(Entries taken from a collection)
BEGIN
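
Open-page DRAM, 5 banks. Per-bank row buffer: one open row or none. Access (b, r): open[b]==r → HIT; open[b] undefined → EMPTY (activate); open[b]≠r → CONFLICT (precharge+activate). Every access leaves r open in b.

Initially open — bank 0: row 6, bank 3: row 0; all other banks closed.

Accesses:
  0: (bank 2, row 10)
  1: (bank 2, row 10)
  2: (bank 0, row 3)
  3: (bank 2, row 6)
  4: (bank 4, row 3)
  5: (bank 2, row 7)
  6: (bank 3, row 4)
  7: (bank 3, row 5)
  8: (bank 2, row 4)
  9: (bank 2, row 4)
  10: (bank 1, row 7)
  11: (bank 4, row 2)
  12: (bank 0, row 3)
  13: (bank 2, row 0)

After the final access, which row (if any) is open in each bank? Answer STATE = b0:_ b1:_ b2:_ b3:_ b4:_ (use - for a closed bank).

STATE = b0:3 b1:7 b2:0 b3:5 b4:2

  [0] b2 r10: no row ⇒ E
  [1] b2 r10: had r10 ⇒ H
  [2] b0 r3: had r6 ⇒ C
  [3] b2 r6: had r10 ⇒ C
  [4] b4 r3: no row ⇒ E
  [5] b2 r7: had r6 ⇒ C
  [6] b3 r4: had r0 ⇒ C
  [7] b3 r5: had r4 ⇒ C
  [8] b2 r4: had r7 ⇒ C
  [9] b2 r4: had r4 ⇒ H
  [10] b1 r7: no row ⇒ E
  [11] b4 r2: had r3 ⇒ C
  [12] b0 r3: had r3 ⇒ H
  [13] b2 r0: had r4 ⇒ C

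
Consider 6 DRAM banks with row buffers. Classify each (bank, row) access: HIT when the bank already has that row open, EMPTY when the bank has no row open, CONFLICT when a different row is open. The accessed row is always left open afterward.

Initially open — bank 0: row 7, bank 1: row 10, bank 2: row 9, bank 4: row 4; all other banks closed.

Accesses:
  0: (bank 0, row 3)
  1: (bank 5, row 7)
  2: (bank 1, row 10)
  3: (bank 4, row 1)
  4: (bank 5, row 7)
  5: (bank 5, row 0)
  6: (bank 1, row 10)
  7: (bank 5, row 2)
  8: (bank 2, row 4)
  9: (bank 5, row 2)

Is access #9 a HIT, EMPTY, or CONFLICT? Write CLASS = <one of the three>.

step 0: bank0 7->3 [CONFLICT]
step 1: bank5 None->7 [EMPTY]
step 2: bank1 10->10 [HIT]
step 3: bank4 4->1 [CONFLICT]
step 4: bank5 7->7 [HIT]
step 5: bank5 7->0 [CONFLICT]
step 6: bank1 10->10 [HIT]
step 7: bank5 0->2 [CONFLICT]
step 8: bank2 9->4 [CONFLICT]
step 9: bank5 2->2 [HIT]

CLASS = HIT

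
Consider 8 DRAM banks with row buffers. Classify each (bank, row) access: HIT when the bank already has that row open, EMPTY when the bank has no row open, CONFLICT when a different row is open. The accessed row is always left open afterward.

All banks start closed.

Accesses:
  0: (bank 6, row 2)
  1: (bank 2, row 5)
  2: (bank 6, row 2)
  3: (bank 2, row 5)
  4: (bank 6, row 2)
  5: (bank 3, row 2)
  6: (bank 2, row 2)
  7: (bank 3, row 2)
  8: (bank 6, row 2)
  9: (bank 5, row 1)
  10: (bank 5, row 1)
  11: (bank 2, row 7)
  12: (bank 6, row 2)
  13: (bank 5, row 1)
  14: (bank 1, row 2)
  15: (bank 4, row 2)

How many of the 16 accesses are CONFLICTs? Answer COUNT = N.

step 0: bank6 None->2 [EMPTY]
step 1: bank2 None->5 [EMPTY]
step 2: bank6 2->2 [HIT]
step 3: bank2 5->5 [HIT]
step 4: bank6 2->2 [HIT]
step 5: bank3 None->2 [EMPTY]
step 6: bank2 5->2 [CONFLICT]
step 7: bank3 2->2 [HIT]
step 8: bank6 2->2 [HIT]
step 9: bank5 None->1 [EMPTY]
step 10: bank5 1->1 [HIT]
step 11: bank2 2->7 [CONFLICT]
step 12: bank6 2->2 [HIT]
step 13: bank5 1->1 [HIT]
step 14: bank1 None->2 [EMPTY]
step 15: bank4 None->2 [EMPTY]

COUNT = 2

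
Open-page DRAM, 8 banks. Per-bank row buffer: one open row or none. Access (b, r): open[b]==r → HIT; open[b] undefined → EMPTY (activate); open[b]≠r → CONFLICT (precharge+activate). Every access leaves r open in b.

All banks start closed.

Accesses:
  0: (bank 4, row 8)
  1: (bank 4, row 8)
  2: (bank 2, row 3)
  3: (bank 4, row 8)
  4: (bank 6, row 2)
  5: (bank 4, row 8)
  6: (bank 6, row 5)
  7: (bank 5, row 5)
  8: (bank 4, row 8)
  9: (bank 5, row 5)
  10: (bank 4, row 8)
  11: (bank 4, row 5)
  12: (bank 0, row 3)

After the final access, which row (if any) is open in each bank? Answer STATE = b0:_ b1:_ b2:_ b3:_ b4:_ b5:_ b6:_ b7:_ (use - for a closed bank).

STATE = b0:3 b1:- b2:3 b3:- b4:5 b5:5 b6:5 b7:-

  [0] b4 r8: no row ⇒ E
  [1] b4 r8: had r8 ⇒ H
  [2] b2 r3: no row ⇒ E
  [3] b4 r8: had r8 ⇒ H
  [4] b6 r2: no row ⇒ E
  [5] b4 r8: had r8 ⇒ H
  [6] b6 r5: had r2 ⇒ C
  [7] b5 r5: no row ⇒ E
  [8] b4 r8: had r8 ⇒ H
  [9] b5 r5: had r5 ⇒ H
  [10] b4 r8: had r8 ⇒ H
  [11] b4 r5: had r8 ⇒ C
  [12] b0 r3: no row ⇒ E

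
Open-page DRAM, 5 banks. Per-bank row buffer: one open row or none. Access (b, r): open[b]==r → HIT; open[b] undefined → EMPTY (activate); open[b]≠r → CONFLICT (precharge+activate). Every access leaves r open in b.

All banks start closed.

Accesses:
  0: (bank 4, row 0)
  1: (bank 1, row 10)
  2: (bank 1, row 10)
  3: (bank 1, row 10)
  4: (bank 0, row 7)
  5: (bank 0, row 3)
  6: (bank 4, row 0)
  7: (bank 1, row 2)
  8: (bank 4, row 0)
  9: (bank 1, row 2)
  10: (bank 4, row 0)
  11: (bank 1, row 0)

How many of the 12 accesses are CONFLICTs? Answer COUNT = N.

COUNT = 3

#0 (4,0) E
#1 (1,10) E
#2 (1,10) H  (was 10)
#3 (1,10) H  (was 10)
#4 (0,7) E
#5 (0,3) C  (was 7)
#6 (4,0) H  (was 0)
#7 (1,2) C  (was 10)
#8 (4,0) H  (was 0)
#9 (1,2) H  (was 2)
#10 (4,0) H  (was 0)
#11 (1,0) C  (was 2)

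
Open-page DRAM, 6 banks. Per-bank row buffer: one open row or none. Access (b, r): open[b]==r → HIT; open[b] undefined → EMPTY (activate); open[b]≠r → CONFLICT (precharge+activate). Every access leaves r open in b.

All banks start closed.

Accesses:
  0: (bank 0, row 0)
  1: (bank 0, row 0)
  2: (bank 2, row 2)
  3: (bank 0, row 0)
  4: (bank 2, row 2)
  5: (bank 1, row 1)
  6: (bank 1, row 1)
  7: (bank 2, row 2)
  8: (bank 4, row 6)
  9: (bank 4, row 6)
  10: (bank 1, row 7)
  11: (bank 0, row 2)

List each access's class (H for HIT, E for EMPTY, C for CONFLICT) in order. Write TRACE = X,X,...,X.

TRACE = E,H,E,H,H,E,H,H,E,H,C,C

  [0] b0 r0: no row ⇒ E
  [1] b0 r0: had r0 ⇒ H
  [2] b2 r2: no row ⇒ E
  [3] b0 r0: had r0 ⇒ H
  [4] b2 r2: had r2 ⇒ H
  [5] b1 r1: no row ⇒ E
  [6] b1 r1: had r1 ⇒ H
  [7] b2 r2: had r2 ⇒ H
  [8] b4 r6: no row ⇒ E
  [9] b4 r6: had r6 ⇒ H
  [10] b1 r7: had r1 ⇒ C
  [11] b0 r2: had r0 ⇒ C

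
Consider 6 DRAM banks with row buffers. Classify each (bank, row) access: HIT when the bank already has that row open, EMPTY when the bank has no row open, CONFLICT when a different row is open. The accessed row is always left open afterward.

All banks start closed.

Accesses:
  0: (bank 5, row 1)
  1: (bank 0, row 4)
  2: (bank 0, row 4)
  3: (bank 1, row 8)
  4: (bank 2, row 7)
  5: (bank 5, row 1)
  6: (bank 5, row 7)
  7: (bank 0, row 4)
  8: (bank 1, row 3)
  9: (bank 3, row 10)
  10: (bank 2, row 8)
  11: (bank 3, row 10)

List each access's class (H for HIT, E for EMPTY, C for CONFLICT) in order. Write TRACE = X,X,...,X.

0: bank 5 row 1 — prev None → EMPTY
1: bank 0 row 4 — prev None → EMPTY
2: bank 0 row 4 — prev 4 → HIT
3: bank 1 row 8 — prev None → EMPTY
4: bank 2 row 7 — prev None → EMPTY
5: bank 5 row 1 — prev 1 → HIT
6: bank 5 row 7 — prev 1 → CONFLICT
7: bank 0 row 4 — prev 4 → HIT
8: bank 1 row 3 — prev 8 → CONFLICT
9: bank 3 row 10 — prev None → EMPTY
10: bank 2 row 8 — prev 7 → CONFLICT
11: bank 3 row 10 — prev 10 → HIT

TRACE = E,E,H,E,E,H,C,H,C,E,C,H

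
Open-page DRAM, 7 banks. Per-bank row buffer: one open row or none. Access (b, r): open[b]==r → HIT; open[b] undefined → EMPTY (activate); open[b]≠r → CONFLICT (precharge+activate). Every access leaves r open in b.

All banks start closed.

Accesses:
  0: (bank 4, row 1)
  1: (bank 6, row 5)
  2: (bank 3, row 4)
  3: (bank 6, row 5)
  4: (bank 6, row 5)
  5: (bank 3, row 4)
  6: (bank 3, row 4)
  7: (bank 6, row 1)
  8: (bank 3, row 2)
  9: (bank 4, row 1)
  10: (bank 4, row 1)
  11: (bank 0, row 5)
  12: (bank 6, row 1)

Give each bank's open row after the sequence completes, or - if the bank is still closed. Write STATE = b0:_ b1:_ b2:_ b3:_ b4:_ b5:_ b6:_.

  [0] b4 r1: no row ⇒ E
  [1] b6 r5: no row ⇒ E
  [2] b3 r4: no row ⇒ E
  [3] b6 r5: had r5 ⇒ H
  [4] b6 r5: had r5 ⇒ H
  [5] b3 r4: had r4 ⇒ H
  [6] b3 r4: had r4 ⇒ H
  [7] b6 r1: had r5 ⇒ C
  [8] b3 r2: had r4 ⇒ C
  [9] b4 r1: had r1 ⇒ H
  [10] b4 r1: had r1 ⇒ H
  [11] b0 r5: no row ⇒ E
  [12] b6 r1: had r1 ⇒ H

STATE = b0:5 b1:- b2:- b3:2 b4:1 b5:- b6:1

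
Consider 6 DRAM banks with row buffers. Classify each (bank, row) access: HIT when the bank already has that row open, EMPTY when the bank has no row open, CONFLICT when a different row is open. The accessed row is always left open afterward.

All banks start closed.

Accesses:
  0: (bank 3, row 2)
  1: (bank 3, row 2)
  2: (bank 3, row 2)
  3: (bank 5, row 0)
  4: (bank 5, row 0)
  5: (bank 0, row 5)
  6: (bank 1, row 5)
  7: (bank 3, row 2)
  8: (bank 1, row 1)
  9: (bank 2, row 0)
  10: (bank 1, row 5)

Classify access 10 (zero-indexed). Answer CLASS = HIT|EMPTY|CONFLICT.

#0 (3,2) E
#1 (3,2) H  (was 2)
#2 (3,2) H  (was 2)
#3 (5,0) E
#4 (5,0) H  (was 0)
#5 (0,5) E
#6 (1,5) E
#7 (3,2) H  (was 2)
#8 (1,1) C  (was 5)
#9 (2,0) E
#10 (1,5) C  (was 1)

CLASS = CONFLICT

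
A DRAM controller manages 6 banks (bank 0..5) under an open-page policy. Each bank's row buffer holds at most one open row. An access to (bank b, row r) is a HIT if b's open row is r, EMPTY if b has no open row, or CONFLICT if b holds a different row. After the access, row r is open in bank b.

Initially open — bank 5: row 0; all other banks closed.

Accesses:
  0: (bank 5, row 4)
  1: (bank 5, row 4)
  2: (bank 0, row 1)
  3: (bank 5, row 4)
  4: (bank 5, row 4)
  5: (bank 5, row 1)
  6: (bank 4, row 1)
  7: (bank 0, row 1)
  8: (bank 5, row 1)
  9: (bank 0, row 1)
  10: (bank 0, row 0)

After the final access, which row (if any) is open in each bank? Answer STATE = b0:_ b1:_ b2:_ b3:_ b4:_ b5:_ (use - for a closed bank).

STATE = b0:0 b1:- b2:- b3:- b4:1 b5:1

  [0] b5 r4: had r0 ⇒ C
  [1] b5 r4: had r4 ⇒ H
  [2] b0 r1: no row ⇒ E
  [3] b5 r4: had r4 ⇒ H
  [4] b5 r4: had r4 ⇒ H
  [5] b5 r1: had r4 ⇒ C
  [6] b4 r1: no row ⇒ E
  [7] b0 r1: had r1 ⇒ H
  [8] b5 r1: had r1 ⇒ H
  [9] b0 r1: had r1 ⇒ H
  [10] b0 r0: had r1 ⇒ C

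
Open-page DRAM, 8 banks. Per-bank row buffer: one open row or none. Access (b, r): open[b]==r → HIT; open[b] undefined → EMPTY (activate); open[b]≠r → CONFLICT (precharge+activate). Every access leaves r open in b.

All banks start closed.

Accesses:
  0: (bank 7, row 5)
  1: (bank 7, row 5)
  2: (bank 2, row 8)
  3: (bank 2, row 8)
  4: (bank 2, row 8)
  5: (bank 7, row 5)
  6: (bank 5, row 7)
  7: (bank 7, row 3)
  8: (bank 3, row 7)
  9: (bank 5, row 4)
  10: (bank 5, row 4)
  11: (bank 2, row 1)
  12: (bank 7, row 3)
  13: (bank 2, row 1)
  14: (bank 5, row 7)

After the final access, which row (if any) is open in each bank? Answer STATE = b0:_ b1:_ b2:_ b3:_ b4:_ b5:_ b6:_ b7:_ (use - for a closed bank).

#0 (7,5) E
#1 (7,5) H  (was 5)
#2 (2,8) E
#3 (2,8) H  (was 8)
#4 (2,8) H  (was 8)
#5 (7,5) H  (was 5)
#6 (5,7) E
#7 (7,3) C  (was 5)
#8 (3,7) E
#9 (5,4) C  (was 7)
#10 (5,4) H  (was 4)
#11 (2,1) C  (was 8)
#12 (7,3) H  (was 3)
#13 (2,1) H  (was 1)
#14 (5,7) C  (was 4)

STATE = b0:- b1:- b2:1 b3:7 b4:- b5:7 b6:- b7:3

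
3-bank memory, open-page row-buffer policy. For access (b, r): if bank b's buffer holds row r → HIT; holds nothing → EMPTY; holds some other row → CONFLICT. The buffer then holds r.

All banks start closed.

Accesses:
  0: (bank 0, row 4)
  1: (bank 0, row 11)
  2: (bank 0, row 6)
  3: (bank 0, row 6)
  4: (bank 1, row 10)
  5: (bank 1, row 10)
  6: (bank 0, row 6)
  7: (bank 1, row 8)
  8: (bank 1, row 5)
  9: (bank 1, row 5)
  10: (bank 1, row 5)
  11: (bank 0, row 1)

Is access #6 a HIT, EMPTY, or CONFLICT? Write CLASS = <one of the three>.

CLASS = HIT

step 0: bank0 None->4 [EMPTY]
step 1: bank0 4->11 [CONFLICT]
step 2: bank0 11->6 [CONFLICT]
step 3: bank0 6->6 [HIT]
step 4: bank1 None->10 [EMPTY]
step 5: bank1 10->10 [HIT]
step 6: bank0 6->6 [HIT]
step 7: bank1 10->8 [CONFLICT]
step 8: bank1 8->5 [CONFLICT]
step 9: bank1 5->5 [HIT]
step 10: bank1 5->5 [HIT]
step 11: bank0 6->1 [CONFLICT]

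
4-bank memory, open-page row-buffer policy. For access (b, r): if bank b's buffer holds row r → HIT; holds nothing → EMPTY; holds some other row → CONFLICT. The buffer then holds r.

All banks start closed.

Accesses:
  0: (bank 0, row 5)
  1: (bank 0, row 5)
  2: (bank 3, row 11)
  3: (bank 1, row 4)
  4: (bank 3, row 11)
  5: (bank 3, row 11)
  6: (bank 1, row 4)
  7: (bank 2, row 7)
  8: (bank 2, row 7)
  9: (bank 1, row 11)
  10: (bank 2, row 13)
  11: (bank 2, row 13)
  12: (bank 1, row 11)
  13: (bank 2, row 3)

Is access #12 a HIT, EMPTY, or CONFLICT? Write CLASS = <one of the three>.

0: bank 0 row 5 — prev None → EMPTY
1: bank 0 row 5 — prev 5 → HIT
2: bank 3 row 11 — prev None → EMPTY
3: bank 1 row 4 — prev None → EMPTY
4: bank 3 row 11 — prev 11 → HIT
5: bank 3 row 11 — prev 11 → HIT
6: bank 1 row 4 — prev 4 → HIT
7: bank 2 row 7 — prev None → EMPTY
8: bank 2 row 7 — prev 7 → HIT
9: bank 1 row 11 — prev 4 → CONFLICT
10: bank 2 row 13 — prev 7 → CONFLICT
11: bank 2 row 13 — prev 13 → HIT
12: bank 1 row 11 — prev 11 → HIT
13: bank 2 row 3 — prev 13 → CONFLICT

CLASS = HIT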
END
● **Task prompt**
Within the lines above, find those holding the word "then" and copy them.

● **The completed task**
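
3-bank memory, open-page row-buffer policy. For access (b, r): if bank b's buffer holds row r → HIT; holds nothing → EMPTY; holds some other row → CONFLICT. The buffer then holds r.
4-bank memory, open-page row-buffer policy. For access (b, r): if bank b's buffer holds row r → HIT; holds nothing → EMPTY; holds some other row → CONFLICT. The buffer then holds r.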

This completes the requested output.